[Stored items]
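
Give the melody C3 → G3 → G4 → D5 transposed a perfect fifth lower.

C3 -> F2
G3 -> C3
G4 -> C4
D5 -> G4

F2 C3 C4 G4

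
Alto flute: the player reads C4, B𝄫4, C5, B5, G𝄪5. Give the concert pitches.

Written C4 on the alto flute sounds as G3, a perfect fourth lower; apply that shift to every note.
C4 gives G3
Bbb4 gives Fb4
C5 gives G4
B5 gives F#5
G##5 gives D##5

G3 Fb4 G4 F#5 D##5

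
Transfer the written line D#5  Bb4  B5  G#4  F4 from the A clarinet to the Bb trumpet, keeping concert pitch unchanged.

First find concert pitch: the A clarinet sounds a minor third below written, so D#5 Bb4 B5 G#4 F4 sounds B#4 G4 G#5 E#4 D4.
Then write for Bb trumpet: it sounds a major second below written, so the part must be a major second above concert.
B#4 → C##5
G4 → A4
G#5 → A#5
E#4 → F##4
D4 → E4

C##5 A4 A#5 F##4 E4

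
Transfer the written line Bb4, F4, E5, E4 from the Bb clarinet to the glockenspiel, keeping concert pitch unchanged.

First find concert pitch: the Bb clarinet sounds a major second below written, so Bb4 F4 E5 E4 sounds Ab4 Eb4 D5 D4.
Then write for glockenspiel: it sounds a perfect fifteenth above written, so the part must be a perfect fifteenth below concert.
Ab4 → Ab2
Eb4 → Eb2
D5 → D3
D4 → D2

Ab2 Eb2 D3 D2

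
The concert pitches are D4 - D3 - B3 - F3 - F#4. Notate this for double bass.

D5 D4 B4 F4 F#5

Written C4 sounds as C3 on the double bass, so concert pitches are written a perfect octave up.
D4 gives D5
D3 gives D4
B3 gives B4
F3 gives F4
F#4 gives F#5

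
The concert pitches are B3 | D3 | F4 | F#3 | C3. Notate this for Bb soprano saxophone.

C#4 E3 G4 G#3 D3

The Bb soprano saxophone sounds a major second below written, so the written part must be a major second above concert — transpose each note up.
B3 gives C#4
D3 gives E3
F4 gives G4
F#3 gives G#3
C3 gives D3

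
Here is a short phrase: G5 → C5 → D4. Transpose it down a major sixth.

G5 to Bb4
C5 to Eb4
D4 to F3

Bb4 Eb4 F3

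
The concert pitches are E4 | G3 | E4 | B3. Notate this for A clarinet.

G4 Bb3 G4 D4

Written C4 sounds as A3 on the A clarinet, so concert pitches are written a minor third up.
E4 becomes G4
G3 becomes Bb3
E4 becomes G4
B3 becomes D4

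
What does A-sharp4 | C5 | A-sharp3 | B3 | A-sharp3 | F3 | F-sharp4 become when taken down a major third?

F#4 Ab4 F#3 G3 F#3 Db3 D4

A#4 -> F#4
C5 -> Ab4
A#3 -> F#3
B3 -> G3
A#3 -> F#3
F3 -> Db3
F#4 -> D4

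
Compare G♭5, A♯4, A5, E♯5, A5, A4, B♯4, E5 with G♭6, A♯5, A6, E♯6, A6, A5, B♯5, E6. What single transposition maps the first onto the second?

Take the first pair: Gb5 → Gb6. G to G spans 8 letter names, so the interval is some kind of octave.
Gb5 to Gb6 is 12 semitones, which makes it a perfect octave; the second version is higher, so the direction is up.
Checking another pair — E5 → E6 — gives the same interval.

up a perfect octave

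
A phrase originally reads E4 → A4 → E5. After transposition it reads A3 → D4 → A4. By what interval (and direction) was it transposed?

down a perfect fifth

Take the first pair: E4 → A3. E to A spans 5 letter names, so the interval is some kind of fifth.
A3 to E4 is 7 semitones, which makes it a perfect fifth; the second version is lower, so the direction is down.
Checking another pair — E5 → A4 — gives the same interval.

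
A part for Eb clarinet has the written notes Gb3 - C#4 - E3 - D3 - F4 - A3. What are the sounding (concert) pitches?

Bbb3 E4 G3 F3 Ab4 C4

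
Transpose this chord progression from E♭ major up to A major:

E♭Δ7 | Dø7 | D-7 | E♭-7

AΔ7 G#ø7 G#-7 A-7

E♭ major up to A major is an augmented fourth; each chord root moves by that interval while the quality stays the same.
E♭Δ7: root E♭ up an augmented fourth → A, giving AΔ7.
Dø7: root D up an augmented fourth → G#, giving G#ø7.
D-7: root D up an augmented fourth → G#, giving G#-7.
E♭-7: root E♭ up an augmented fourth → A, giving A-7.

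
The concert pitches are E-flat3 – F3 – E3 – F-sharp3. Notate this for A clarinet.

Written C4 sounds as A3 on the A clarinet, so concert pitches are written a minor third up.
Eb3 → Gb3
F3 → Ab3
E3 → G3
F#3 → A3

Gb3 Ab3 G3 A3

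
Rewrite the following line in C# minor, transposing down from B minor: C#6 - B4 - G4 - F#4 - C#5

D#5 C#4 A3 G#3 D#4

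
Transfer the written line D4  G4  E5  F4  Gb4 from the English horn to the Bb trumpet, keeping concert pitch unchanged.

First find concert pitch: the English horn sounds a perfect fifth below written, so D4 G4 E5 F4 Gb4 sounds G3 C4 A4 Bb3 Cb4.
Then write for Bb trumpet: it sounds a major second below written, so the part must be a major second above concert.
G3 → A3
C4 → D4
A4 → B4
Bb3 → C4
Cb4 → Db4

A3 D4 B4 C4 Db4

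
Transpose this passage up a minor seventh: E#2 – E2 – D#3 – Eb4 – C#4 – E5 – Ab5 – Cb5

D#3 D3 C#4 Db5 B4 D6 Gb6 Bbb5

E#2 → D#3
E2 → D3
D#3 → C#4
Eb4 → Db5
C#4 → B4
E5 → D6
Ab5 → Gb6
Cb5 → Bbb5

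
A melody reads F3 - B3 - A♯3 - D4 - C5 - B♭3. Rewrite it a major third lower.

A major third down from F3 gives Db3.
B3: a third down reaches G, and 4 semitones makes it G3.
A#3: a third down reaches F, and 4 semitones makes it F#3.
A major third down from D4 gives Bb3.
C5: a third down reaches A, and 4 semitones makes it Ab4.
A major third down from Bb3 gives Gb3.

Db3 G3 F#3 Bb3 Ab4 Gb3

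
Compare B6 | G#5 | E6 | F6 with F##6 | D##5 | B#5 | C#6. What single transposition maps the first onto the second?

From B6 to F##6 is 4 letter names — a fourth of some quality.
F##6 to B6 is 4 semitones, which makes it a diminished fourth; the second version is lower, so the direction is down.
Checking another pair — F6 → C#6 — gives the same interval.

down a diminished fourth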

### [TASK DETAILS]
Transcribe all of the entries without alteration.

### [ANSWER TO THIS PROBLEM]
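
Give the melody C3 → G3 → G4 → D5 transposed a perfect fifth lower.

C3 -> F2
G3 -> C3
G4 -> C4
D5 -> G4

F2 C3 C4 G4

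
Alto flute: the player reads C4, B𝄫4, C5, B5, G𝄪5. Give the concert pitches.

Written C4 on the alto flute sounds as G3, a perfect fourth lower; apply that shift to every note.
C4 gives G3
Bbb4 gives Fb4
C5 gives G4
B5 gives F#5
G##5 gives D##5

G3 Fb4 G4 F#5 D##5

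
Transfer the written line D#5  Bb4  B5  G#4  F4 from the A clarinet to the Bb trumpet, keeping concert pitch unchanged.

First find concert pitch: the A clarinet sounds a minor third below written, so D#5 Bb4 B5 G#4 F4 sounds B#4 G4 G#5 E#4 D4.
Then write for Bb trumpet: it sounds a major second below written, so the part must be a major second above concert.
B#4 → C##5
G4 → A4
G#5 → A#5
E#4 → F##4
D4 → E4

C##5 A4 A#5 F##4 E4

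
Transfer the written line Bb4, F4, E5, E4 from the Bb clarinet to the glockenspiel, keeping concert pitch unchanged.

First find concert pitch: the Bb clarinet sounds a major second below written, so Bb4 F4 E5 E4 sounds Ab4 Eb4 D5 D4.
Then write for glockenspiel: it sounds a perfect fifteenth above written, so the part must be a perfect fifteenth below concert.
Ab4 → Ab2
Eb4 → Eb2
D5 → D3
D4 → D2

Ab2 Eb2 D3 D2

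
The concert pitches are D4 - D3 - B3 - F3 - F#4. Notate this for double bass.

D5 D4 B4 F4 F#5

Written C4 sounds as C3 on the double bass, so concert pitches are written a perfect octave up.
D4 gives D5
D3 gives D4
B3 gives B4
F3 gives F4
F#4 gives F#5

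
The concert pitches are B3 | D3 | F4 | F#3 | C3. Notate this for Bb soprano saxophone.

C#4 E3 G4 G#3 D3

The Bb soprano saxophone sounds a major second below written, so the written part must be a major second above concert — transpose each note up.
B3 gives C#4
D3 gives E3
F4 gives G4
F#3 gives G#3
C3 gives D3

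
Here is a short phrase: G5 → C5 → D4. Transpose it down a major sixth.

G5 to Bb4
C5 to Eb4
D4 to F3

Bb4 Eb4 F3

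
The concert pitches are E4 | G3 | E4 | B3. Notate this for A clarinet.

G4 Bb3 G4 D4

Written C4 sounds as A3 on the A clarinet, so concert pitches are written a minor third up.
E4 becomes G4
G3 becomes Bb3
E4 becomes G4
B3 becomes D4

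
What does A-sharp4 | C5 | A-sharp3 | B3 | A-sharp3 | F3 | F-sharp4 become when taken down a major third?

F#4 Ab4 F#3 G3 F#3 Db3 D4

A#4 -> F#4
C5 -> Ab4
A#3 -> F#3
B3 -> G3
A#3 -> F#3
F3 -> Db3
F#4 -> D4

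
Compare G♭5, A♯4, A5, E♯5, A5, A4, B♯4, E5 with G♭6, A♯5, A6, E♯6, A6, A5, B♯5, E6. What single transposition maps the first onto the second?

Take the first pair: Gb5 → Gb6. G to G spans 8 letter names, so the interval is some kind of octave.
Gb5 to Gb6 is 12 semitones, which makes it a perfect octave; the second version is higher, so the direction is up.
Checking another pair — E5 → E6 — gives the same interval.

up a perfect octave

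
A phrase originally reads E4 → A4 → E5. After transposition it reads A3 → D4 → A4. By what interval (and direction) was it transposed?

down a perfect fifth

Take the first pair: E4 → A3. E to A spans 5 letter names, so the interval is some kind of fifth.
A3 to E4 is 7 semitones, which makes it a perfect fifth; the second version is lower, so the direction is down.
Checking another pair — E5 → A4 — gives the same interval.

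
A part for Eb clarinet has the written notes Gb3 - C#4 - E3 - D3 - F4 - A3. What are the sounding (concert) pitches?

Bbb3 E4 G3 F3 Ab4 C4

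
Transpose this chord progression from E♭ major up to A major:

E♭Δ7 | Dø7 | D-7 | E♭-7

AΔ7 G#ø7 G#-7 A-7

E♭ major up to A major is an augmented fourth; each chord root moves by that interval while the quality stays the same.
E♭Δ7: root E♭ up an augmented fourth → A, giving AΔ7.
Dø7: root D up an augmented fourth → G#, giving G#ø7.
D-7: root D up an augmented fourth → G#, giving G#-7.
E♭-7: root E♭ up an augmented fourth → A, giving A-7.

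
The concert pitches are E-flat3 – F3 – E3 – F-sharp3. Notate this for A clarinet.

Written C4 sounds as A3 on the A clarinet, so concert pitches are written a minor third up.
Eb3 → Gb3
F3 → Ab3
E3 → G3
F#3 → A3

Gb3 Ab3 G3 A3

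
Rewrite the following line in C# minor, transposing down from B minor: C#6 - B4 - G4 - F#4 - C#5

D#5 C#4 A3 G#3 D#4

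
Transfer the written line D4  G4  E5  F4  Gb4 from the English horn to the Bb trumpet, keeping concert pitch unchanged.

First find concert pitch: the English horn sounds a perfect fifth below written, so D4 G4 E5 F4 Gb4 sounds G3 C4 A4 Bb3 Cb4.
Then write for Bb trumpet: it sounds a major second below written, so the part must be a major second above concert.
G3 → A3
C4 → D4
A4 → B4
Bb3 → C4
Cb4 → Db4

A3 D4 B4 C4 Db4

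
Transpose this passage up a minor seventh: E#2 – E2 – D#3 – Eb4 – C#4 – E5 – Ab5 – Cb5

D#3 D3 C#4 Db5 B4 D6 Gb6 Bbb5

E#2 → D#3
E2 → D3
D#3 → C#4
Eb4 → Db5
C#4 → B4
E5 → D6
Ab5 → Gb6
Cb5 → Bbb5

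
A melody reads F3 - B3 - A♯3 - D4 - C5 - B♭3. Rewrite it a major third lower.

A major third down from F3 gives Db3.
B3: a third down reaches G, and 4 semitones makes it G3.
A#3: a third down reaches F, and 4 semitones makes it F#3.
A major third down from D4 gives Bb3.
C5: a third down reaches A, and 4 semitones makes it Ab4.
A major third down from Bb3 gives Gb3.

Db3 G3 F#3 Bb3 Ab4 Gb3

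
Compare B6 | G#5 | E6 | F6 with F##6 | D##5 | B#5 | C#6. What single transposition maps the first onto the second?

From B6 to F##6 is 4 letter names — a fourth of some quality.
F##6 to B6 is 4 semitones, which makes it a diminished fourth; the second version is lower, so the direction is down.
Checking another pair — F6 → C#6 — gives the same interval.

down a diminished fourth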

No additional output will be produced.